PROVIDED MATERIAL START

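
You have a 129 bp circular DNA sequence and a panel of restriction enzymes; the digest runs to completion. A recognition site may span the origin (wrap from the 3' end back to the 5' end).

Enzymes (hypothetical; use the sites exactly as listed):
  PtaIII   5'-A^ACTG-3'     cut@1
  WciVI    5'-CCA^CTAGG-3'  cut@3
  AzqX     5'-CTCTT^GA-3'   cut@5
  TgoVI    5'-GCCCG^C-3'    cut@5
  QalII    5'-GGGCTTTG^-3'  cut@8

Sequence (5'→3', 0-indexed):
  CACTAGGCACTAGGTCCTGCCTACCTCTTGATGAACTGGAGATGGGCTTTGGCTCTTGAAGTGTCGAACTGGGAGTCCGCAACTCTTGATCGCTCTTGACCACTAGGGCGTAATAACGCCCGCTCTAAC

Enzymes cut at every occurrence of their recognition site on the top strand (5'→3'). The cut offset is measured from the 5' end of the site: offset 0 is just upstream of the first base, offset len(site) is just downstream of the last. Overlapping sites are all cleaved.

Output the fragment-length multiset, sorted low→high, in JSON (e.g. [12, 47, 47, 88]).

[5,5,6,9,10,10,17,20,20,27]

Per-enzyme occurrences:
  PtaIII (AACTG, off=1): starts [33, 66] → cuts [34, 67]
  WciVI (CCACTAGG, off=3): starts [99, 128] → cuts [2, 102]
  AzqX (CTCTTGA, off=5): starts [24, 52, 82, 92] → cuts [29, 57, 87, 97]
  TgoVI (GCCCGC, off=5): starts [117] → cuts [122]
  QalII (GGGCTTTG, off=8): starts [43] → cuts [51]

All cut coordinates (distinct, sorted): [2, 29, 34, 51, 57, 67, 87, 97, 102, 122]

Fragments:
  2→29: 27 bp
  29→34: 5 bp
  34→51: 17 bp
  51→57: 6 bp
  57→67: 10 bp
  67→87: 20 bp
  87→97: 10 bp
  97→102: 5 bp
  102→122: 20 bp
  122→2 (wrap): 129-122+2 = 9 bp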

PROVIDED MATERIAL END

REQUIRED WORK :: Within the entries above, find every line where the string "sites" occurs, and copy it.

YOUR RESPONSE ::
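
Enzymes (hypothetical; use the sites exactly as listed):
Enzymes cut at every occurrence of their recognition site on the top strand (5'→3'). The cut offset is measured from the 5' end of the site: offset 0 is just upstream of the first base, offset len(site) is just downstream of the last. Overlapping sites are all cleaved.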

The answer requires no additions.